→ WHAT THE TASK ASKS:
The full set of records is to be reproduced verbatim.

→ Stored items:
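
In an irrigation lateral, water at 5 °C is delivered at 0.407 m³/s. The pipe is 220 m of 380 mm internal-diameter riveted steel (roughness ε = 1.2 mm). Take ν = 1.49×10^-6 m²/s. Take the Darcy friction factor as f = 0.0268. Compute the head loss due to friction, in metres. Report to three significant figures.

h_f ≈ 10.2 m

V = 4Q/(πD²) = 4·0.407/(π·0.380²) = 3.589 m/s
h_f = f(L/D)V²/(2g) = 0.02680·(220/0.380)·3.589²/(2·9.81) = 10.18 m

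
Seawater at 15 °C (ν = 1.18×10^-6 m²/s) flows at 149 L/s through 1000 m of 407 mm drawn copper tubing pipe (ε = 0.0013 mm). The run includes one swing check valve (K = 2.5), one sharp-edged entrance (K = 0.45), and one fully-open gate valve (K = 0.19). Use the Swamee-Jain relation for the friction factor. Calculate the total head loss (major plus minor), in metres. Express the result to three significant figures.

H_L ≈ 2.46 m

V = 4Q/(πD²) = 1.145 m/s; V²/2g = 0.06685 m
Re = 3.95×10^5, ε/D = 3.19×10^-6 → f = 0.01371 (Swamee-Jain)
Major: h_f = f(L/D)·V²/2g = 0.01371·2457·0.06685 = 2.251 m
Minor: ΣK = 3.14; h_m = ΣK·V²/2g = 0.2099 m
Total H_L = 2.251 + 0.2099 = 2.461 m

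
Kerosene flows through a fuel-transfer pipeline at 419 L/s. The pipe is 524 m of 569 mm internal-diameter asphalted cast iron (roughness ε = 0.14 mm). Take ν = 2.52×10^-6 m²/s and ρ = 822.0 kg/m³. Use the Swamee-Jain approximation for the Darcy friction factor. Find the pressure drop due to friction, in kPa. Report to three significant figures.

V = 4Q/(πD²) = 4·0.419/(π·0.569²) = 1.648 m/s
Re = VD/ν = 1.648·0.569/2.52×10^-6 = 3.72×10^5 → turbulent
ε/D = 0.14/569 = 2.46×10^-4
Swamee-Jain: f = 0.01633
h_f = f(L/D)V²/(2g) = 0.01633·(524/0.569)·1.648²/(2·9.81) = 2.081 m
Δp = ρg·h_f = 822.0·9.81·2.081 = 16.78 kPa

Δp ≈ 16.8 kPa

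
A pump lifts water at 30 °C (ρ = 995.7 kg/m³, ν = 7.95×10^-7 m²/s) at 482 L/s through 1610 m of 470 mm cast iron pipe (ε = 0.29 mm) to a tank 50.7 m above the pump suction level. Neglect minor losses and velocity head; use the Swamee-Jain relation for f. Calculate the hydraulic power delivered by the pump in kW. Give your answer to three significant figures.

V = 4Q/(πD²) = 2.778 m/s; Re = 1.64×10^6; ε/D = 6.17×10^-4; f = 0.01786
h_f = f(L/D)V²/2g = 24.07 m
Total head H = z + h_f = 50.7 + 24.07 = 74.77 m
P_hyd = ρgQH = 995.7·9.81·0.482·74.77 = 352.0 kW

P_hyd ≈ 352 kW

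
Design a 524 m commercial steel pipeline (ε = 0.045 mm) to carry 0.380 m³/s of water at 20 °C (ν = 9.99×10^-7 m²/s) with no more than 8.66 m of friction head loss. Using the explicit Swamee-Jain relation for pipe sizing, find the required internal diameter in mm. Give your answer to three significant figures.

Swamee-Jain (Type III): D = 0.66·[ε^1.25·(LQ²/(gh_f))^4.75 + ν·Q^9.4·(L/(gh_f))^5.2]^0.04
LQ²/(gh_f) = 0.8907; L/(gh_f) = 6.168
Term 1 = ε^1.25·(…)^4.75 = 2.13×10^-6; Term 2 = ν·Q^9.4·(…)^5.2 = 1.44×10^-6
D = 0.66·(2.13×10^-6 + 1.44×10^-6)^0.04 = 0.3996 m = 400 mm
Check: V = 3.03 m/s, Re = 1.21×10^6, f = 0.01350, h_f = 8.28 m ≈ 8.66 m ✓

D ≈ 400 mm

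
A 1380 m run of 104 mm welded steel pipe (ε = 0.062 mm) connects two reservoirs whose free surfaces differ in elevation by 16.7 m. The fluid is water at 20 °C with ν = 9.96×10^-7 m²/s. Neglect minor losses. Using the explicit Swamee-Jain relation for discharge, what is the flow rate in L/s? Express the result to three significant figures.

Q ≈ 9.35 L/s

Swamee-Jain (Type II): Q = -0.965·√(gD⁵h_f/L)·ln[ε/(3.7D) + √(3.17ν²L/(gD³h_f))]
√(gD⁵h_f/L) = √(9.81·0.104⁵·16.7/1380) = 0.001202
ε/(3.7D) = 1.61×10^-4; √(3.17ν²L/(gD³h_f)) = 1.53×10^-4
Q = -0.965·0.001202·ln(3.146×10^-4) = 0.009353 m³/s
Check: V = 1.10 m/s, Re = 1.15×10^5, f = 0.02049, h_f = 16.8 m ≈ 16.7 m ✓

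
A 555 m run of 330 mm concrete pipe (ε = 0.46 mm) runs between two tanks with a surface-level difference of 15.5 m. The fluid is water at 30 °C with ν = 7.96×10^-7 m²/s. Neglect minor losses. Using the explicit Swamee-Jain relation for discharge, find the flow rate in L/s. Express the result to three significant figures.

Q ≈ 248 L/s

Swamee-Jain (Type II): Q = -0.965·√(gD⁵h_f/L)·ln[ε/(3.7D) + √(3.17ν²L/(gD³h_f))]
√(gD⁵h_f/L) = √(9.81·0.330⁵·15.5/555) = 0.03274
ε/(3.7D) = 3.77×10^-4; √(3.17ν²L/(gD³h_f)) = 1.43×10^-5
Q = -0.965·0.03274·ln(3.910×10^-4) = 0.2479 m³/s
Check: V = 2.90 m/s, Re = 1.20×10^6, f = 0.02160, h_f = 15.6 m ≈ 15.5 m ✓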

→ EXERCISE ANSWER:
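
In an irrigation lateral, water at 5 °C is delivered at 0.407 m³/s. The pipe is 220 m of 380 mm internal-diameter riveted steel (roughness ε = 1.2 mm). Take ν = 1.49×10^-6 m²/s. Take the Darcy friction factor as f = 0.0268. Compute the head loss due to friction, in metres. Report to three significant figures.

h_f ≈ 10.2 m

V = 4Q/(πD²) = 4·0.407/(π·0.380²) = 3.589 m/s
h_f = f(L/D)V²/(2g) = 0.02680·(220/0.380)·3.589²/(2·9.81) = 10.18 m

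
Seawater at 15 °C (ν = 1.18×10^-6 m²/s) flows at 149 L/s through 1000 m of 407 mm drawn copper tubing pipe (ε = 0.0013 mm). The run includes one swing check valve (K = 2.5), one sharp-edged entrance (K = 0.45), and one fully-open gate valve (K = 0.19). Use the Swamee-Jain relation for the friction factor. Calculate the total head loss (major plus minor), in metres. Express the result to three significant figures.

H_L ≈ 2.46 m

V = 4Q/(πD²) = 1.145 m/s; V²/2g = 0.06685 m
Re = 3.95×10^5, ε/D = 3.19×10^-6 → f = 0.01371 (Swamee-Jain)
Major: h_f = f(L/D)·V²/2g = 0.01371·2457·0.06685 = 2.251 m
Minor: ΣK = 3.14; h_m = ΣK·V²/2g = 0.2099 m
Total H_L = 2.251 + 0.2099 = 2.461 m

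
Kerosene flows through a fuel-transfer pipeline at 419 L/s. The pipe is 524 m of 569 mm internal-diameter asphalted cast iron (roughness ε = 0.14 mm). Take ν = 2.52×10^-6 m²/s and ρ = 822.0 kg/m³. Use the Swamee-Jain approximation for the Darcy friction factor. Find the pressure drop due to friction, in kPa. Report to three significant figures.

V = 4Q/(πD²) = 4·0.419/(π·0.569²) = 1.648 m/s
Re = VD/ν = 1.648·0.569/2.52×10^-6 = 3.72×10^5 → turbulent
ε/D = 0.14/569 = 2.46×10^-4
Swamee-Jain: f = 0.01633
h_f = f(L/D)V²/(2g) = 0.01633·(524/0.569)·1.648²/(2·9.81) = 2.081 m
Δp = ρg·h_f = 822.0·9.81·2.081 = 16.78 kPa

Δp ≈ 16.8 kPa

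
A pump lifts water at 30 °C (ρ = 995.7 kg/m³, ν = 7.95×10^-7 m²/s) at 482 L/s through 1610 m of 470 mm cast iron pipe (ε = 0.29 mm) to a tank 50.7 m above the pump suction level. Neglect minor losses and velocity head; use the Swamee-Jain relation for f. Calculate the hydraulic power delivered by the pump in kW. Give your answer to three significant figures.

V = 4Q/(πD²) = 2.778 m/s; Re = 1.64×10^6; ε/D = 6.17×10^-4; f = 0.01786
h_f = f(L/D)V²/2g = 24.07 m
Total head H = z + h_f = 50.7 + 24.07 = 74.77 m
P_hyd = ρgQH = 995.7·9.81·0.482·74.77 = 352.0 kW

P_hyd ≈ 352 kW

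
Design a 524 m commercial steel pipeline (ε = 0.045 mm) to carry 0.380 m³/s of water at 20 °C (ν = 9.99×10^-7 m²/s) with no more than 8.66 m of friction head loss. Using the explicit Swamee-Jain relation for pipe sizing, find the required internal diameter in mm. Give your answer to three significant figures.

Swamee-Jain (Type III): D = 0.66·[ε^1.25·(LQ²/(gh_f))^4.75 + ν·Q^9.4·(L/(gh_f))^5.2]^0.04
LQ²/(gh_f) = 0.8907; L/(gh_f) = 6.168
Term 1 = ε^1.25·(…)^4.75 = 2.13×10^-6; Term 2 = ν·Q^9.4·(…)^5.2 = 1.44×10^-6
D = 0.66·(2.13×10^-6 + 1.44×10^-6)^0.04 = 0.3996 m = 400 mm
Check: V = 3.03 m/s, Re = 1.21×10^6, f = 0.01350, h_f = 8.28 m ≈ 8.66 m ✓

D ≈ 400 mm

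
A 1380 m run of 104 mm welded steel pipe (ε = 0.062 mm) connects two reservoirs whose free surfaces differ in elevation by 16.7 m. The fluid is water at 20 °C with ν = 9.96×10^-7 m²/s. Neglect minor losses. Using the explicit Swamee-Jain relation for discharge, what is the flow rate in L/s? Express the result to three significant figures.

Q ≈ 9.35 L/s

Swamee-Jain (Type II): Q = -0.965·√(gD⁵h_f/L)·ln[ε/(3.7D) + √(3.17ν²L/(gD³h_f))]
√(gD⁵h_f/L) = √(9.81·0.104⁵·16.7/1380) = 0.001202
ε/(3.7D) = 1.61×10^-4; √(3.17ν²L/(gD³h_f)) = 1.53×10^-4
Q = -0.965·0.001202·ln(3.146×10^-4) = 0.009353 m³/s
Check: V = 1.10 m/s, Re = 1.15×10^5, f = 0.02049, h_f = 16.8 m ≈ 16.7 m ✓

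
A 555 m run of 330 mm concrete pipe (ε = 0.46 mm) runs between two tanks with a surface-level difference of 15.5 m. The fluid is water at 30 °C with ν = 7.96×10^-7 m²/s. Neglect minor losses. Using the explicit Swamee-Jain relation for discharge, find the flow rate in L/s. Express the result to three significant figures.

Q ≈ 248 L/s

Swamee-Jain (Type II): Q = -0.965·√(gD⁵h_f/L)·ln[ε/(3.7D) + √(3.17ν²L/(gD³h_f))]
√(gD⁵h_f/L) = √(9.81·0.330⁵·15.5/555) = 0.03274
ε/(3.7D) = 3.77×10^-4; √(3.17ν²L/(gD³h_f)) = 1.43×10^-5
Q = -0.965·0.03274·ln(3.910×10^-4) = 0.2479 m³/s
Check: V = 2.90 m/s, Re = 1.20×10^6, f = 0.02160, h_f = 15.6 m ≈ 15.5 m ✓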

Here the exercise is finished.